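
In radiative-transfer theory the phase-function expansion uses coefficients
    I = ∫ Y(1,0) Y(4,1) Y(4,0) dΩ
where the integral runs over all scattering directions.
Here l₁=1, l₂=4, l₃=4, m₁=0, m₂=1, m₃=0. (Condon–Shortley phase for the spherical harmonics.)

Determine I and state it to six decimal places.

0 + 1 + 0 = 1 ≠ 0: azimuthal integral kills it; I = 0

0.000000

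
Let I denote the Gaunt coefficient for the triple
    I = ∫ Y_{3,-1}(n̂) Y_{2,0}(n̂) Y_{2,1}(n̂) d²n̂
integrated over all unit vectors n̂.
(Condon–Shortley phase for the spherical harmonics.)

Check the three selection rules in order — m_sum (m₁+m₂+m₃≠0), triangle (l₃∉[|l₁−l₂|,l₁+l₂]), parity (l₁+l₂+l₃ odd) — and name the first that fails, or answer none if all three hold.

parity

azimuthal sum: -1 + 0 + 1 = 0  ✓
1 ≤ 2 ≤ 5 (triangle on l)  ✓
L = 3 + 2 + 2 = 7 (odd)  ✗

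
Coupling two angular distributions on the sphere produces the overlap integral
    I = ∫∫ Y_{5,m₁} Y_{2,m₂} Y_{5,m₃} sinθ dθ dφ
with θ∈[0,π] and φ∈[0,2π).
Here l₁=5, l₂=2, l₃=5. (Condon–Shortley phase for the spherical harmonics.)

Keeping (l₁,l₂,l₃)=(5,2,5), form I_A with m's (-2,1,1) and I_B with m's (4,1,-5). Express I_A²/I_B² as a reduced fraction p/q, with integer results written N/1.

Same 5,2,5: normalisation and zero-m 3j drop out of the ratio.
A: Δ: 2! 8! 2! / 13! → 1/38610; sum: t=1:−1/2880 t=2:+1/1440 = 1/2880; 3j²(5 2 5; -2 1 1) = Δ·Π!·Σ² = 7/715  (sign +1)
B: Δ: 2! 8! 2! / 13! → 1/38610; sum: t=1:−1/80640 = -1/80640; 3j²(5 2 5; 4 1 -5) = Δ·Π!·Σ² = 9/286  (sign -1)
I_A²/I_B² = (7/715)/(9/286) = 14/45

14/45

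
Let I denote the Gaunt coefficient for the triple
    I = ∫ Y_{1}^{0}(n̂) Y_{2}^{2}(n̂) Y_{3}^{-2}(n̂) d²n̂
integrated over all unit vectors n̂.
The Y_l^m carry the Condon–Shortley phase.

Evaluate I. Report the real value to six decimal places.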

☆ ☆ ☆ ☆ ☆ ☆ ☆

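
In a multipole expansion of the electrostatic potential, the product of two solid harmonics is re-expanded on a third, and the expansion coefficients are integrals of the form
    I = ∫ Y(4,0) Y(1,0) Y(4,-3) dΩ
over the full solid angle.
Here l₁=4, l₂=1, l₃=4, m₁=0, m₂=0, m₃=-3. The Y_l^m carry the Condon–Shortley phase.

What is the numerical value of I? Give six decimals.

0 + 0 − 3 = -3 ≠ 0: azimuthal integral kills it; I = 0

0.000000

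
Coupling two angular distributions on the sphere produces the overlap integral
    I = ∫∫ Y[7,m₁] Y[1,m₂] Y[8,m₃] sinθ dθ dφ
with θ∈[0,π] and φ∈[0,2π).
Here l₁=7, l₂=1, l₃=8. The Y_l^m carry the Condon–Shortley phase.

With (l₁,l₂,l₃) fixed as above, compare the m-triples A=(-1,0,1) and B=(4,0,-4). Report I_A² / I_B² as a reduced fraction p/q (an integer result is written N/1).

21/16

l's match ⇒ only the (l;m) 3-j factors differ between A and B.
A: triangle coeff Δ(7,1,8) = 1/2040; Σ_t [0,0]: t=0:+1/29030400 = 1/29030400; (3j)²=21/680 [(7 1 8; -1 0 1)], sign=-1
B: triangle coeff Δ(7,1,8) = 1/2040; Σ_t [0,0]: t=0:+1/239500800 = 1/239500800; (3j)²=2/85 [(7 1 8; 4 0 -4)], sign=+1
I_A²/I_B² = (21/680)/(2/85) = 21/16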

☆ ☆ ☆ ☆ ☆ ☆ ☆

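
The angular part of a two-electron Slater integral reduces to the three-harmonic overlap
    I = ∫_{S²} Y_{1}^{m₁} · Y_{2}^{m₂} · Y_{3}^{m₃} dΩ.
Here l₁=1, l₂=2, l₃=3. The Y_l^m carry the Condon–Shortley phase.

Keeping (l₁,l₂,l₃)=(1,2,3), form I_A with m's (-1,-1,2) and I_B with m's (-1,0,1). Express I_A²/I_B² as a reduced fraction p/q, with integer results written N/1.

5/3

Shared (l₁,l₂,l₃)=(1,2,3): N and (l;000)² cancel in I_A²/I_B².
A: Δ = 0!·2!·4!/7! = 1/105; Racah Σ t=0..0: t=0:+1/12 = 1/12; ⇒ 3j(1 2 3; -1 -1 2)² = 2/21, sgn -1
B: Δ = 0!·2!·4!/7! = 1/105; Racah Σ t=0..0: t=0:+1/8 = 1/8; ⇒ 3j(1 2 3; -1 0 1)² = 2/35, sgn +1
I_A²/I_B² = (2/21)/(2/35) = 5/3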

☆ ☆ ☆ ☆ ☆ ☆ ☆

Write down exactly the span of lines above from the one containing "In radiative-transfer theory" to the one containing "Here l₁=1, l₂=4, l₃=4, m₁=0, m₂=1, m₃=0.", both ends included.

- Output:
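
In radiative-transfer theory the phase-function expansion uses coefficients
    I = ∫ Y(1,0) Y(4,1) Y(4,0) dΩ
where the integral runs over all scattering directions.
Here l₁=1, l₂=4, l₃=4, m₁=0, m₂=1, m₃=0. (Condon–Shortley phase for the spherical harmonics.)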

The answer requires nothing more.